EXERCISE INSTRUCTIONS: Everything from the line with "memory care: yes" through the final line below should be copied out exactly, and nothing else should appear.

DATA IN THIS EXERCISE:

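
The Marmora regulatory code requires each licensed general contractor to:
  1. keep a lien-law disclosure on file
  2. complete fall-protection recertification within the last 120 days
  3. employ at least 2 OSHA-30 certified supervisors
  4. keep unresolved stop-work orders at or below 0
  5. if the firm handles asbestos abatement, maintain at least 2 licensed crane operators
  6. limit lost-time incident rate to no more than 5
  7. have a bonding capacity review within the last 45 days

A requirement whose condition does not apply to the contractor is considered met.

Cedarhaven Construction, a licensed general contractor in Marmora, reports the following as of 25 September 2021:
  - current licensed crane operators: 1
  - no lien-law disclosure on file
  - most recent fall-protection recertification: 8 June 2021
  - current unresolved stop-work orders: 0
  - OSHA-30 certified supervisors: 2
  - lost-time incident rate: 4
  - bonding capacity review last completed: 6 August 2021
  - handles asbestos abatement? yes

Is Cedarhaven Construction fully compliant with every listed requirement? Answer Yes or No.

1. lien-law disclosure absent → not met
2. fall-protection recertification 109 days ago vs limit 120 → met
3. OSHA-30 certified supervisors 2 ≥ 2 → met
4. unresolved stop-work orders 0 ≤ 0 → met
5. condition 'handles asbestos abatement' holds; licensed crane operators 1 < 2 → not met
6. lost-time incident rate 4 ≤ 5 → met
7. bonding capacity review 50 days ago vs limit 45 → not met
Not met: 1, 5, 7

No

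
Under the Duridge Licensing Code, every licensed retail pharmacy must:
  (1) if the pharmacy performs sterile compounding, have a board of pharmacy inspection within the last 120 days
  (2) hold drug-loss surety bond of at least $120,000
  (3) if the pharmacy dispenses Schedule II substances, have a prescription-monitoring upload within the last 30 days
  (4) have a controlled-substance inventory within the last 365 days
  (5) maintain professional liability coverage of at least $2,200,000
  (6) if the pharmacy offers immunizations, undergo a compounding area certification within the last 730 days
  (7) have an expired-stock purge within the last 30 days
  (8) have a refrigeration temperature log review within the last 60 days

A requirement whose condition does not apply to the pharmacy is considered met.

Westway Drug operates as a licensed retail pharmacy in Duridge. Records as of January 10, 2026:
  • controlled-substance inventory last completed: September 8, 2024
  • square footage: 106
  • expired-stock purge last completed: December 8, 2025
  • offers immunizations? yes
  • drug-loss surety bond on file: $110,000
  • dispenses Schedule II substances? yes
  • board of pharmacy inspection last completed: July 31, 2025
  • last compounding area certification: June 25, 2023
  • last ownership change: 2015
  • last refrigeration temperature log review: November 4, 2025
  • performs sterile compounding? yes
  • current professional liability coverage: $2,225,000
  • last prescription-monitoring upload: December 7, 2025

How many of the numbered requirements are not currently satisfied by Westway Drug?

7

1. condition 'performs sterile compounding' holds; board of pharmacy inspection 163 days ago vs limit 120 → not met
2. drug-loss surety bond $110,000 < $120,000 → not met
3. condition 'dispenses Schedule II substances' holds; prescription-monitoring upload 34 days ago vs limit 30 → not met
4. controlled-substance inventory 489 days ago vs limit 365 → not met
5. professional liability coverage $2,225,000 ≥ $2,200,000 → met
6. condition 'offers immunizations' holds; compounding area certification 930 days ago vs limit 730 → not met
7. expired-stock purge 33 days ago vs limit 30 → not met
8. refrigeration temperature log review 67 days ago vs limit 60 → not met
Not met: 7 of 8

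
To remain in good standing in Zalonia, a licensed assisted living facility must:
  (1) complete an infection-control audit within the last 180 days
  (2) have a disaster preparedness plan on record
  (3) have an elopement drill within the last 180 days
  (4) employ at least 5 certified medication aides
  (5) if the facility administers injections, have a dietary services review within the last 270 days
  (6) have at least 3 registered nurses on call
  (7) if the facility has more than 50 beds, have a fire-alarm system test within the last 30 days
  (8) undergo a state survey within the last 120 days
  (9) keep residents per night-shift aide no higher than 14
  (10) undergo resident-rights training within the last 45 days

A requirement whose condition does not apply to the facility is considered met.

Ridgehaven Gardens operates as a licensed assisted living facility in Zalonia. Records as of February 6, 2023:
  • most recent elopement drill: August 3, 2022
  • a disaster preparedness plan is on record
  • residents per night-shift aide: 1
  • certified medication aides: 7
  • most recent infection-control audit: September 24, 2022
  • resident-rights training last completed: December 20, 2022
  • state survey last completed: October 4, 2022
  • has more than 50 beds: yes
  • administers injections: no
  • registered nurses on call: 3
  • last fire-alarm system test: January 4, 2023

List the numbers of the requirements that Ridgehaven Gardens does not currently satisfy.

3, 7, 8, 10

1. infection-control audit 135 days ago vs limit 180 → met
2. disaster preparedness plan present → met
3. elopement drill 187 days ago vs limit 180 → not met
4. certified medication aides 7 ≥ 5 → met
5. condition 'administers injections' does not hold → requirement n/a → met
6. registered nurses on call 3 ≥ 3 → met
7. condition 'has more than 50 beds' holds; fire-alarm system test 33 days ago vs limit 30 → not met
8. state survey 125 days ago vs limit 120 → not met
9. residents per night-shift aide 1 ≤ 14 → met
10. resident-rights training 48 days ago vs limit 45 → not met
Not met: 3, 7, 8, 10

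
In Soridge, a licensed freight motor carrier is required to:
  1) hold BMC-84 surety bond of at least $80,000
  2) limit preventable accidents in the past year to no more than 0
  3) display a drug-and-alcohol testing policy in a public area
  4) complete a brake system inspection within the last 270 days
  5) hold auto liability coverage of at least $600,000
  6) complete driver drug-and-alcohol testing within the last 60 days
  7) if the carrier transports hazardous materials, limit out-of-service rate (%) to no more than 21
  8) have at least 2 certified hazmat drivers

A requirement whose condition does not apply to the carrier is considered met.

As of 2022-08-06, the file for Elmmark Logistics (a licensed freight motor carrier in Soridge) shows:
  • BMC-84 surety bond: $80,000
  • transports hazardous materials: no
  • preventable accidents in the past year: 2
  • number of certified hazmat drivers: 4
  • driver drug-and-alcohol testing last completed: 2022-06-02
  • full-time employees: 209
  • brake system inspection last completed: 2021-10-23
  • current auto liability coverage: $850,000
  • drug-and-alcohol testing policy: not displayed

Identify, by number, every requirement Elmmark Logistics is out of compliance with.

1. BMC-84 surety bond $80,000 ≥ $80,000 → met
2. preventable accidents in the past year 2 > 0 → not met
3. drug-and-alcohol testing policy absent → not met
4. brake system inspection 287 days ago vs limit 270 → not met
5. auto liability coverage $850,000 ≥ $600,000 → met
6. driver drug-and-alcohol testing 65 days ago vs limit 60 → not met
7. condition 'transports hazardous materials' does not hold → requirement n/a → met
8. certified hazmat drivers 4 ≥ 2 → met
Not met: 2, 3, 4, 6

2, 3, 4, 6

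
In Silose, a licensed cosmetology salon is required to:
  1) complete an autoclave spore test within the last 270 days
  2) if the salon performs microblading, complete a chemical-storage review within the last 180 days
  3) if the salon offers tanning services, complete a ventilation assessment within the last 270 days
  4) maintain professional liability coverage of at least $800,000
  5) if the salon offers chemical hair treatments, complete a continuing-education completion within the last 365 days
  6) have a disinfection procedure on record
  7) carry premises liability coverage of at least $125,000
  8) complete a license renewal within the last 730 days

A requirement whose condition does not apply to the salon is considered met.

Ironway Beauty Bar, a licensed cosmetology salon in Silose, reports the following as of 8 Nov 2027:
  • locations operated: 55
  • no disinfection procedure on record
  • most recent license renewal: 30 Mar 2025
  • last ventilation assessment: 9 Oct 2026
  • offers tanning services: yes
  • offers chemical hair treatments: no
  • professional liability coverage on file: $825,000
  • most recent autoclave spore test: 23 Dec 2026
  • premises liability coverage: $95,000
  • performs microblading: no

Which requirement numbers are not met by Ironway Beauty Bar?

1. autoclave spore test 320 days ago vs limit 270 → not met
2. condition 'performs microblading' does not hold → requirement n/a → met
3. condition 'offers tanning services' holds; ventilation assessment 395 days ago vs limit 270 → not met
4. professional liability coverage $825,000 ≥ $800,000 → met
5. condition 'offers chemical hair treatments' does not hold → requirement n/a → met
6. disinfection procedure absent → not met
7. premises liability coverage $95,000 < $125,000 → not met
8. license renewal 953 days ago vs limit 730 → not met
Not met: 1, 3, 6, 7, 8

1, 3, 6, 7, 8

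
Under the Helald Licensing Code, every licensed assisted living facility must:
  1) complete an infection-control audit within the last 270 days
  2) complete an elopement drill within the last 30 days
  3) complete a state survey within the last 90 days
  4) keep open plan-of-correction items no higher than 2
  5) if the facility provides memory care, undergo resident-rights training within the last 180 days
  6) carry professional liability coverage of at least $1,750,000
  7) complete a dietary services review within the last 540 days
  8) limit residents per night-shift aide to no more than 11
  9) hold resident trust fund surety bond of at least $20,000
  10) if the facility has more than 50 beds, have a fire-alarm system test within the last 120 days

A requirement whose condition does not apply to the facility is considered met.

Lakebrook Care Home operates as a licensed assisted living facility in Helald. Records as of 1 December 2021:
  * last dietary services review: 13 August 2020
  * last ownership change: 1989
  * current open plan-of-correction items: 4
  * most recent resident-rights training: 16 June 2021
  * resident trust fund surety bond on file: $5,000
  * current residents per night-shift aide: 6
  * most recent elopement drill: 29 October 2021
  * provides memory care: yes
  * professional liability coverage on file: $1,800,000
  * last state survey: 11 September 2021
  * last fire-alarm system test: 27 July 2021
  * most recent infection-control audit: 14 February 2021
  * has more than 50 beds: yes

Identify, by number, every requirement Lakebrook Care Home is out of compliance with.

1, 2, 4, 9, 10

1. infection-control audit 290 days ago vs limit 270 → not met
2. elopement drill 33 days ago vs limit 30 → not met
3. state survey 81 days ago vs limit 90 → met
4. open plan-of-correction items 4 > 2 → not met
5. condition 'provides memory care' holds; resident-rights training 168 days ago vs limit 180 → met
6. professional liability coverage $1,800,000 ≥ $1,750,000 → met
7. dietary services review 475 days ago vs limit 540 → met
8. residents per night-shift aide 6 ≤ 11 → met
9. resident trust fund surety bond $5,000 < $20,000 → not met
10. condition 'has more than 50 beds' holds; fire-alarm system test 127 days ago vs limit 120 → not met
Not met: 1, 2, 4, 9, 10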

TASK RESPONSE:
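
  * provides memory care: yes
  * professional liability coverage on file: $1,800,000
  * last state survey: 11 September 2021
  * last fire-alarm system test: 27 July 2021
  * most recent infection-control audit: 14 February 2021
  * has more than 50 beds: yes

Identify, by number, every requirement Lakebrook Care Home is out of compliance with.

1, 2, 4, 9, 10

1. infection-control audit 290 days ago vs limit 270 → not met
2. elopement drill 33 days ago vs limit 30 → not met
3. state survey 81 days ago vs limit 90 → met
4. open plan-of-correction items 4 > 2 → not met
5. condition 'provides memory care' holds; resident-rights training 168 days ago vs limit 180 → met
6. professional liability coverage $1,800,000 ≥ $1,750,000 → met
7. dietary services review 475 days ago vs limit 540 → met
8. residents per night-shift aide 6 ≤ 11 → met
9. resident trust fund surety bond $5,000 < $20,000 → not met
10. condition 'has more than 50 beds' holds; fire-alarm system test 127 days ago vs limit 120 → not met
Not met: 1, 2, 4, 9, 10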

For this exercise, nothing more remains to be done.